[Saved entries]
####################
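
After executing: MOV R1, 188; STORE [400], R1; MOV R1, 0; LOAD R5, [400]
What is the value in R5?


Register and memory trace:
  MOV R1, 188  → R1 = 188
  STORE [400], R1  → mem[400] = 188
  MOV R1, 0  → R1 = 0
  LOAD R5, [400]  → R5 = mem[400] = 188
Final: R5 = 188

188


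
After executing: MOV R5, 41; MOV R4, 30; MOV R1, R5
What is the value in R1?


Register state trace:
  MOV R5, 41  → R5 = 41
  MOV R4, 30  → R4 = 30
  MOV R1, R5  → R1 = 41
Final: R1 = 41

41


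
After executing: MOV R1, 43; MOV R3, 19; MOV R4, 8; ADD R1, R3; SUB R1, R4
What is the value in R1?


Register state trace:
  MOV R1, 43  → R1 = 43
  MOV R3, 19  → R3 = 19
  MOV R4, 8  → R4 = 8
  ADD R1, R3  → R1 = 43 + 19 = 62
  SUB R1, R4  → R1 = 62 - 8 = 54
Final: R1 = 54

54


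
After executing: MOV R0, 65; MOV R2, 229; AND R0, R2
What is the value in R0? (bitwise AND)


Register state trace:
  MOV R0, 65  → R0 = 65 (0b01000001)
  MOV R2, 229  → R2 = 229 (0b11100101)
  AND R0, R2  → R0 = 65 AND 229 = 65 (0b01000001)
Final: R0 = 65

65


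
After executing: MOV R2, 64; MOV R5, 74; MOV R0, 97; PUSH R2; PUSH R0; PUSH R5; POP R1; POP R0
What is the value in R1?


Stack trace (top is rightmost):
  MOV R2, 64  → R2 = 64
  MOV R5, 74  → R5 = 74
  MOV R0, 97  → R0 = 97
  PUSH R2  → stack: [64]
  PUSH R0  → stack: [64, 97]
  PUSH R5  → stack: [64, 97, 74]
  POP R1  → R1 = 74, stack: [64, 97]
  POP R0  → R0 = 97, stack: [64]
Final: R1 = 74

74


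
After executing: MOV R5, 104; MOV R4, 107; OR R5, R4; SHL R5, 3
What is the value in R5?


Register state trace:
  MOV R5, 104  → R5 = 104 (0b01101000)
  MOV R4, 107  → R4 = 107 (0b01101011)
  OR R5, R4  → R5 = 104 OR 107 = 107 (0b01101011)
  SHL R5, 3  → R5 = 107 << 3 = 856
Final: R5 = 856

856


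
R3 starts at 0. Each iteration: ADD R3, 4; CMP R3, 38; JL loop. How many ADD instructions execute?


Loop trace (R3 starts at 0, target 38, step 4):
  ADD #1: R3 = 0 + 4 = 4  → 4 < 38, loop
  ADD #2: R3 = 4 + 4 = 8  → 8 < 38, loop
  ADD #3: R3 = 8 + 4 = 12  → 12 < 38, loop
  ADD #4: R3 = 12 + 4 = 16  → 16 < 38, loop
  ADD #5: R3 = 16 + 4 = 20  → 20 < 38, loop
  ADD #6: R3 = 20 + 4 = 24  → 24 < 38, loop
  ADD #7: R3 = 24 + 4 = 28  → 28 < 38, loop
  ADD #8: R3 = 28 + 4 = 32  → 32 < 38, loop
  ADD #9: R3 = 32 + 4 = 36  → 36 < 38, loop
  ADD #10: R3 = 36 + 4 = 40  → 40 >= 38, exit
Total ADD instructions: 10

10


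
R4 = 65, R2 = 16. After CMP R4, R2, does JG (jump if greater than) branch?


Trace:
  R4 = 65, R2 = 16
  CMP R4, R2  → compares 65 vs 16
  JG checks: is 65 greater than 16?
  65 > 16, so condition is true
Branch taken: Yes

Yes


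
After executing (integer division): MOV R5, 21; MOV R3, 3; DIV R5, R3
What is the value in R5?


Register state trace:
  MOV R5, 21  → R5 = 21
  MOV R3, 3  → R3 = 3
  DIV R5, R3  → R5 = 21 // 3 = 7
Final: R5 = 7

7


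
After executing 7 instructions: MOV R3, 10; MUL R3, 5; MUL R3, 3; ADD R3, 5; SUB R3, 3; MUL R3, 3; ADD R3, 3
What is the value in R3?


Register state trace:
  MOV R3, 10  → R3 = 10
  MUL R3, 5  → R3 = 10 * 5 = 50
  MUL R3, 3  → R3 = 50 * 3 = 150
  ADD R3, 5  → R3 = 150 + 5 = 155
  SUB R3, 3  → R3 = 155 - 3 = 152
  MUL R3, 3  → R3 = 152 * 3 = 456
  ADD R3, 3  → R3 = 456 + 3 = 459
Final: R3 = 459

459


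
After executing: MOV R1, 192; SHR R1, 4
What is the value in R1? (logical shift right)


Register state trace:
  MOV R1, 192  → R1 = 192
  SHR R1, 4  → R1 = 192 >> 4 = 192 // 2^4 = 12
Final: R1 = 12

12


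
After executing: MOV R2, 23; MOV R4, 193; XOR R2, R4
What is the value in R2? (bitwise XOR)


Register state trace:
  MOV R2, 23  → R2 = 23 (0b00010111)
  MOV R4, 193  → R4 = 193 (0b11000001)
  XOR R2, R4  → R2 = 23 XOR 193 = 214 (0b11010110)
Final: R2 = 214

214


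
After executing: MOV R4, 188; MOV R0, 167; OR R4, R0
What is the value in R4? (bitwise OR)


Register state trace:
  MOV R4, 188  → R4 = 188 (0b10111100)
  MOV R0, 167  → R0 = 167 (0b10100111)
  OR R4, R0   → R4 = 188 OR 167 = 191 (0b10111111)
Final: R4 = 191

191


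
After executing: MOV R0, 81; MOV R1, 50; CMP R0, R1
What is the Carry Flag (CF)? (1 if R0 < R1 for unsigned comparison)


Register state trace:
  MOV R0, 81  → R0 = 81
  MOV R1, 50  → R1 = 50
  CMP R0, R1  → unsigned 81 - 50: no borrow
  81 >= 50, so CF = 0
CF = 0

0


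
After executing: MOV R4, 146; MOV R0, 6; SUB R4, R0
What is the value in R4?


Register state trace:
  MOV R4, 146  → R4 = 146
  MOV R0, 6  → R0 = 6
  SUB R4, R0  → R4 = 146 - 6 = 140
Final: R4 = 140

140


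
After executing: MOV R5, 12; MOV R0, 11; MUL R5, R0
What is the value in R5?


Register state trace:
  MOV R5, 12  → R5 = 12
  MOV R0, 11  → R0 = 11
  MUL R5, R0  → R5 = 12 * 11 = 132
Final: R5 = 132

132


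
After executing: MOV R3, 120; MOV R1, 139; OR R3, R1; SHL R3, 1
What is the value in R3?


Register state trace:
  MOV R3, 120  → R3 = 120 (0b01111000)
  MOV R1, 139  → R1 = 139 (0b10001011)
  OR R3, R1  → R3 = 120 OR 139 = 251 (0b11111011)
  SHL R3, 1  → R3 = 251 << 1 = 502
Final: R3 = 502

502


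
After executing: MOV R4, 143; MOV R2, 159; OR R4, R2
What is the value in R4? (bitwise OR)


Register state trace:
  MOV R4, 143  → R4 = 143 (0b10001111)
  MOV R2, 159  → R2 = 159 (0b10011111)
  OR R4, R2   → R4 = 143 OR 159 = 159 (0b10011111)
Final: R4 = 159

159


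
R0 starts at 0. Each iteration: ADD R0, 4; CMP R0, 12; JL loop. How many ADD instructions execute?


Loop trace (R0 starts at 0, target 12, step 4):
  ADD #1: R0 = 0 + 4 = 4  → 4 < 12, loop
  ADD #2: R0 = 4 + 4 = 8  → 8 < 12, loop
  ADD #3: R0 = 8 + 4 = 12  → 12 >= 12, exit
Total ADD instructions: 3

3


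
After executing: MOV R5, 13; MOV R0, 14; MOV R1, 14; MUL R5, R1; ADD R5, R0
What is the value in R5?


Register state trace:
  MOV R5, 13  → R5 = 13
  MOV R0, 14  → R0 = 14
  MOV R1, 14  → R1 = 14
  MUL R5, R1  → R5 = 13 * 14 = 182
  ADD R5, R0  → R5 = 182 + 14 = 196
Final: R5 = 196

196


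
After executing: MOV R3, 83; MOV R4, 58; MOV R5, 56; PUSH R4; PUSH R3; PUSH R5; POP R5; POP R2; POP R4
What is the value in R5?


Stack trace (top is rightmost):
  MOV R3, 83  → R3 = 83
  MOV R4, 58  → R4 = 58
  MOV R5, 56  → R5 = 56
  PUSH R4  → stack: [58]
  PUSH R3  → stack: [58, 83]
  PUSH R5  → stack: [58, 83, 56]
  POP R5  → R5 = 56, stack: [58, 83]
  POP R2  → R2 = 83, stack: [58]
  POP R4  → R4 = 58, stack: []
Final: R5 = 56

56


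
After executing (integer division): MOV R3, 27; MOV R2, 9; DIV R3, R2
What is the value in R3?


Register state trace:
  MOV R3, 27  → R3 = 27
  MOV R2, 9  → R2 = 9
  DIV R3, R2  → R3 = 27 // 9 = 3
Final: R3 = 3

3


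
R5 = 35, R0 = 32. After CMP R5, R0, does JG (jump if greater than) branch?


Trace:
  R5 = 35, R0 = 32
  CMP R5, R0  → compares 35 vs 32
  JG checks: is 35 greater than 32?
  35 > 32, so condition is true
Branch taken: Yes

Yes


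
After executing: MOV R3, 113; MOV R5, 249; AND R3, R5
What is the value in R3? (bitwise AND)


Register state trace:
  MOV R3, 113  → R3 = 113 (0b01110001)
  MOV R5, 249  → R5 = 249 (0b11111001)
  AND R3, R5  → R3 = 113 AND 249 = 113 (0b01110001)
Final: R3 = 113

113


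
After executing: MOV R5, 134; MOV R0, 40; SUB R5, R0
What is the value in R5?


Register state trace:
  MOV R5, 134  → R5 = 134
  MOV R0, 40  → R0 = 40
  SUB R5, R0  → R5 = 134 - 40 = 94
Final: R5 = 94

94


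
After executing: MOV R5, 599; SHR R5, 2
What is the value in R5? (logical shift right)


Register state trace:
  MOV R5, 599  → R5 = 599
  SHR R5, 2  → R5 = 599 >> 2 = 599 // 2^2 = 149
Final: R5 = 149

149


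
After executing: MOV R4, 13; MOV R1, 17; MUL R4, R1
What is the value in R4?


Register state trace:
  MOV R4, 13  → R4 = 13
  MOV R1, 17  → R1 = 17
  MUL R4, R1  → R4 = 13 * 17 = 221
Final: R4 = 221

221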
####################
## WORK REQUIRED
Your answer should be the lines above, from the line containing "After executing: MOV R5, 41;" up to and including the line containing "After executing (integer division): MOV R5, 21;", reproduced exactly and with nothing else.

## EXERCISE ANSWER
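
After executing: MOV R5, 41; MOV R4, 30; MOV R1, R5
What is the value in R1?


Register state trace:
  MOV R5, 41  → R5 = 41
  MOV R4, 30  → R4 = 30
  MOV R1, R5  → R1 = 41
Final: R1 = 41

41


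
After executing: MOV R1, 43; MOV R3, 19; MOV R4, 8; ADD R1, R3; SUB R1, R4
What is the value in R1?


Register state trace:
  MOV R1, 43  → R1 = 43
  MOV R3, 19  → R3 = 19
  MOV R4, 8  → R4 = 8
  ADD R1, R3  → R1 = 43 + 19 = 62
  SUB R1, R4  → R1 = 62 - 8 = 54
Final: R1 = 54

54


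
After executing: MOV R0, 65; MOV R2, 229; AND R0, R2
What is the value in R0? (bitwise AND)


Register state trace:
  MOV R0, 65  → R0 = 65 (0b01000001)
  MOV R2, 229  → R2 = 229 (0b11100101)
  AND R0, R2  → R0 = 65 AND 229 = 65 (0b01000001)
Final: R0 = 65

65


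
After executing: MOV R2, 64; MOV R5, 74; MOV R0, 97; PUSH R2; PUSH R0; PUSH R5; POP R1; POP R0
What is the value in R1?


Stack trace (top is rightmost):
  MOV R2, 64  → R2 = 64
  MOV R5, 74  → R5 = 74
  MOV R0, 97  → R0 = 97
  PUSH R2  → stack: [64]
  PUSH R0  → stack: [64, 97]
  PUSH R5  → stack: [64, 97, 74]
  POP R1  → R1 = 74, stack: [64, 97]
  POP R0  → R0 = 97, stack: [64]
Final: R1 = 74

74


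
After executing: MOV R5, 104; MOV R4, 107; OR R5, R4; SHL R5, 3
What is the value in R5?


Register state trace:
  MOV R5, 104  → R5 = 104 (0b01101000)
  MOV R4, 107  → R4 = 107 (0b01101011)
  OR R5, R4  → R5 = 104 OR 107 = 107 (0b01101011)
  SHL R5, 3  → R5 = 107 << 3 = 856
Final: R5 = 856

856


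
R3 starts at 0. Each iteration: ADD R3, 4; CMP R3, 38; JL loop. How many ADD instructions execute?


Loop trace (R3 starts at 0, target 38, step 4):
  ADD #1: R3 = 0 + 4 = 4  → 4 < 38, loop
  ADD #2: R3 = 4 + 4 = 8  → 8 < 38, loop
  ADD #3: R3 = 8 + 4 = 12  → 12 < 38, loop
  ADD #4: R3 = 12 + 4 = 16  → 16 < 38, loop
  ADD #5: R3 = 16 + 4 = 20  → 20 < 38, loop
  ADD #6: R3 = 20 + 4 = 24  → 24 < 38, loop
  ADD #7: R3 = 24 + 4 = 28  → 28 < 38, loop
  ADD #8: R3 = 28 + 4 = 32  → 32 < 38, loop
  ADD #9: R3 = 32 + 4 = 36  → 36 < 38, loop
  ADD #10: R3 = 36 + 4 = 40  → 40 >= 38, exit
Total ADD instructions: 10

10


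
R4 = 65, R2 = 16. After CMP R4, R2, does JG (jump if greater than) branch?


Trace:
  R4 = 65, R2 = 16
  CMP R4, R2  → compares 65 vs 16
  JG checks: is 65 greater than 16?
  65 > 16, so condition is true
Branch taken: Yes

Yes


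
After executing (integer division): MOV R5, 21; MOV R3, 3; DIV R5, R3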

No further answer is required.